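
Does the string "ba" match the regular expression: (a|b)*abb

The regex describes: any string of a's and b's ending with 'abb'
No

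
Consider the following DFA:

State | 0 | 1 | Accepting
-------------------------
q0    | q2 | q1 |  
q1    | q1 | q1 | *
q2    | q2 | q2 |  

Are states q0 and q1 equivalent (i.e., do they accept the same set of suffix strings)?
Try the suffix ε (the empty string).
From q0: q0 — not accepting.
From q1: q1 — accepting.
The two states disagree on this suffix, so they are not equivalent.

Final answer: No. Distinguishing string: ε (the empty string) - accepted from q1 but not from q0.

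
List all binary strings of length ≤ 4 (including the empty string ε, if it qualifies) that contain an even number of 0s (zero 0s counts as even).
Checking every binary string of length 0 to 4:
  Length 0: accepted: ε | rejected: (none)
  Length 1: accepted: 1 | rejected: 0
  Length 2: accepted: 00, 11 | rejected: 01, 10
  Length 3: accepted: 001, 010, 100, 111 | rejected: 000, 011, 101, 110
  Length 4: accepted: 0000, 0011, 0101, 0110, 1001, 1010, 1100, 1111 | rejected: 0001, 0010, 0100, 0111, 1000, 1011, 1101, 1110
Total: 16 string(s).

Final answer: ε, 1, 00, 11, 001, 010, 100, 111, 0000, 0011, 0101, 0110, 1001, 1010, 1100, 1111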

========

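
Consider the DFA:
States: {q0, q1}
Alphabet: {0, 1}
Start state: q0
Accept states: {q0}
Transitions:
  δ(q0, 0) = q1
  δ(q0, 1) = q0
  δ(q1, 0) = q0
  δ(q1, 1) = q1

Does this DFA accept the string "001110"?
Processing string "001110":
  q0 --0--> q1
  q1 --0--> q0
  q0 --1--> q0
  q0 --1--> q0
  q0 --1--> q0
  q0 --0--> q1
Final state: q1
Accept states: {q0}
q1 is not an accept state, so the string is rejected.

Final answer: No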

========

== Task directions ==
Show each line in the data where the string "Consider" appears.

== Exercise result ==
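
Consider the following DFA:
Consider the DFA: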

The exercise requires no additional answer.